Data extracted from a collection
+---+

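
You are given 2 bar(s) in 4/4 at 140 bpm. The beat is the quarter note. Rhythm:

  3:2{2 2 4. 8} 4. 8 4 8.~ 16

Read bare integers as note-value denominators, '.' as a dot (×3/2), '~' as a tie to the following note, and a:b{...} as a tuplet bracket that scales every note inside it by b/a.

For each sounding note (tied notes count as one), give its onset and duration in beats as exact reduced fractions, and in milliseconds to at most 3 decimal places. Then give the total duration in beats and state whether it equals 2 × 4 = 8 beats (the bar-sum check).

1) 0.0ms=0b +571.429ms=4/3b
2) 571.429ms=4/3b +571.429ms=4/3b
3) 1142.857ms=8/3b +428.571ms=1b
4) 1571.429ms=11/3b +142.857ms=1/3b
5) 1714.286ms=4b +642.857ms=3/2b
6) 2357.143ms=11/2b +214.286ms=1/2b
7) 2571.429ms=6b +428.571ms=1b
8) 3000.0ms=7b +428.571ms=1b
Σ=8b of 8 (140bpm 4/4) — PASS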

+---+

AIM OF THE TASK -> Restate, please, word for word the span of records running from the first line to the line bearing "4. 8 4 8.~ 16", both included, and nothing outside it.

FINISHED EXERCISE ->
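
You are given 2 bar(s) in 4/4 at 140 bpm. The beat is the quarter note. Rhythm:

  3:2{2 2 4. 8} 4. 8 4 8.~ 16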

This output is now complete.